## TASK TO COMPLETE
From the entries below, extract every line that includes the word "simple".

## THE INPUT
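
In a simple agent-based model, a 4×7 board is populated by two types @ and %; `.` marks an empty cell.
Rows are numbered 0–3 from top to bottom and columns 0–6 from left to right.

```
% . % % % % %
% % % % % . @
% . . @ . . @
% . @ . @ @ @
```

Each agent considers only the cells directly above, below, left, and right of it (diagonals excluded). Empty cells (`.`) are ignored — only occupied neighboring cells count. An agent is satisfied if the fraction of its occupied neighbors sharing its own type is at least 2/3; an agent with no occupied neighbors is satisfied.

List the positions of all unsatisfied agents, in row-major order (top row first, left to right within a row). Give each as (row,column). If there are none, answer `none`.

(0,6), (1,6), (2,3)

(0,0)% 1/1 ok
(0,2)% 2/2 ok
(0,3)% 3/3 ok
(0,4)% 3/3 ok
(0,5)% 2/2 ok
(0,6)% 1/2 unhappy
(1,0)% 3/3 ok
(1,1)% 2/2 ok
(1,2)% 3/3 ok
(1,3)% 3/4 ok
(1,4)% 2/2 ok
(1,6)@ 1/2 unhappy
(2,0)% 2/2 ok
(2,3)@ 0/1 unhappy
(2,6)@ 2/2 ok
(3,0)% 1/1 ok
(3,2)@ 0/0 ok
(3,4)@ 1/1 ok
(3,5)@ 2/2 ok
(3,6)@ 2/2 ok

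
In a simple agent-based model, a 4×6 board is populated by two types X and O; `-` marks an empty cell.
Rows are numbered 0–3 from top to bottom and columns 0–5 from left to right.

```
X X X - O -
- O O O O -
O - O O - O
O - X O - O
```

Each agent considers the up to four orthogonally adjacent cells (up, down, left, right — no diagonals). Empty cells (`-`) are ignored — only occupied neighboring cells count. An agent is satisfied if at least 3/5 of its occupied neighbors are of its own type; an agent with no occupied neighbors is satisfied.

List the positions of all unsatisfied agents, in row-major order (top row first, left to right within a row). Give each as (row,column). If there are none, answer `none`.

(0,0)X 1/1 satisfied
(0,1)X 2/3 satisfied
(0,2)X 1/2 not
(0,4)O 1/1 satisfied
(1,1)O 1/2 not
(1,2)O 3/4 satisfied
(1,3)O 3/3 satisfied
(1,4)O 2/2 satisfied
(2,0)O 1/1 satisfied
(2,2)O 2/3 satisfied
(2,3)O 3/3 satisfied
(2,5)O 1/1 satisfied
(3,0)O 1/1 satisfied
(3,2)X 0/2 not
(3,3)O 1/2 not
(3,5)O 1/1 satisfied

(0,2), (1,1), (3,2), (3,3)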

## RESPONSE BELOW
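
In a simple agent-based model, a 4×7 board is populated by two types @ and %; `.` marks an empty cell.
In a simple agent-based model, a 4×6 board is populated by two types X and O; `-` marks an empty cell.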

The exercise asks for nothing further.